YOUR TASK:
Every line below containing the word "polynomial" should be found and copied.
---------- DATASET ENTRIES ----------
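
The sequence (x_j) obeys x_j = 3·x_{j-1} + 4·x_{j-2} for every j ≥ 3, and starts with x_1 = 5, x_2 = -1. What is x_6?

x_3 = 17;  x_4 = 47;  x_5 = 209;  x_6 = 815.
(Characteristic roots are 4 and -1.)

815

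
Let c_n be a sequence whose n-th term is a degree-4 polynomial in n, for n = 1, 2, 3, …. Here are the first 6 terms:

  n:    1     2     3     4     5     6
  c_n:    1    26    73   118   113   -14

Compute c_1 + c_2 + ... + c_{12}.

-24386

1st diffs: 25, 47, 45, -5, -127.
2nd diffs: 22, -2, -50, -122.
3rd diffs: -24, -48, -72.
4th diffs: -24, -24 (constant).
Newton forward-difference form: c_n = 1 + 25·C(n-1,1) + 22·C(n-1,2) + (-24)·C(n-1,3) + (-24)·C(n-1,4).
Continuing: …, -359, -1042, -2207, -4022, …, c_{12} = -10394.
Summing n = 1..12 (12 terms) gives -24386.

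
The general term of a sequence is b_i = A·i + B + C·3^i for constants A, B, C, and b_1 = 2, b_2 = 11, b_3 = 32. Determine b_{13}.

1594358

At i = 1, 2, 3: A + B + 3C = 2; 2A + B + 9C = 11; 3A + B + 27C = 32.
Subtracting the first from the second: A + 6C = 9.
Subtracting the second from the third: A + 18C = 21.
Solving: C = 1, A = 3, then B = -4.
Therefore b_{13} = 39 + (-4) + 1·1594323 = 1594358.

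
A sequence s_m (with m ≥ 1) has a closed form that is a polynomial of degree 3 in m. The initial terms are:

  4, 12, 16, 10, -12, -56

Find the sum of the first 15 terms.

-9110

1st diffs: 8, 4, -6, -22, -44.
2nd diffs: -4, -10, -16, -22.
3rd diffs: -6, -6, -6 (constant).
Newton forward-difference form: s_m = 4 + 8·C(m-1,1) + (-4)·C(m-1,2) + (-6)·C(m-1,3).
Continuing: …, -128, -234, -380, -572, …, s_{15} = -2432.
Summing m = 1..15 (15 terms) gives -9110.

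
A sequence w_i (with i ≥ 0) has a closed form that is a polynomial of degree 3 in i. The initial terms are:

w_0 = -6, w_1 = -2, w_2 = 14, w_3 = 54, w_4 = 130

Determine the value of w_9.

1470

1st diffs: 4, 16, 40, 76.
2nd diffs: 12, 24, 36.
3rd diffs: 12, 12 (constant).
So w_i = 2i^3 + 2i - 6.
Evaluating at i = 9 gives w_9 = 1470.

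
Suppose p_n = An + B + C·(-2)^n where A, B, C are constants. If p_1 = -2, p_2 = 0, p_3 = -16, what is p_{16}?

65476

Plug in n = 1, 2, 3: A + B - 2C = -2; 2A + B + 4C = 0; 3A + B - 8C = -16.
Subtracting the first from the second: A + 6C = 2.
Subtracting the second from the third: A - 12C = -16.
Solving: C = 1, A = -4, then B = 4.
So p_n = -4·n + 4 + 1·(-2)^n; at n=16 this is 65476.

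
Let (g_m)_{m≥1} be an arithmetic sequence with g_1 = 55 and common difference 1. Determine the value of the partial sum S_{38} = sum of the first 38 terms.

g_m = 55 + (m - 1)·1.
g_{38} = 92; S = 38·(55 + 92)/2 = 2793.

2793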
----------
REPLY:
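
Let c_n be a sequence whose n-th term is a degree-4 polynomial in n, for n = 1, 2, 3, …. Here are the first 6 terms:
A sequence s_m (with m ≥ 1) has a closed form that is a polynomial of degree 3 in m. The initial terms are:
A sequence w_i (with i ≥ 0) has a closed form that is a polynomial of degree 3 in i. The initial terms are: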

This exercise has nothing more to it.